## Exercise objective:
Retype the entries word for word, leaving nothing out.

[Saved data entries]
—————

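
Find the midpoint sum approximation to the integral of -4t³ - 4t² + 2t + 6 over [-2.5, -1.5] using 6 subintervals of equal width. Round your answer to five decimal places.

19.62037

Δt = (-1.5 − (-2.5))/6 = 1/6.
Midpoints: -29/12, -2.25, -25/12, -23/12, -1.75, -19/12.
f(-29/12) = 14801/432, f(-2.25) = 26.8125, f(-25/12) = 8917/432, f(-23/12) = 6755/432, f(-1.75) = 11.6875, f(-19/12) = 3751/432.
Sum = Δt · [f(-29/12) + f(-2.25) + f(-25/12) + ...].
Sum ≈ 19.62037.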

—————

## Response to this exercise:
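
Find the midpoint sum approximation to the integral of -4t³ - 4t² + 2t + 6 over [-2.5, -1.5] using 6 subintervals of equal width. Round your answer to five decimal places.

19.62037

Δt = (-1.5 − (-2.5))/6 = 1/6.
Midpoints: -29/12, -2.25, -25/12, -23/12, -1.75, -19/12.
f(-29/12) = 14801/432, f(-2.25) = 26.8125, f(-25/12) = 8917/432, f(-23/12) = 6755/432, f(-1.75) = 11.6875, f(-19/12) = 3751/432.
Sum = Δt · [f(-29/12) + f(-2.25) + f(-25/12) + ...].
Sum ≈ 19.62037.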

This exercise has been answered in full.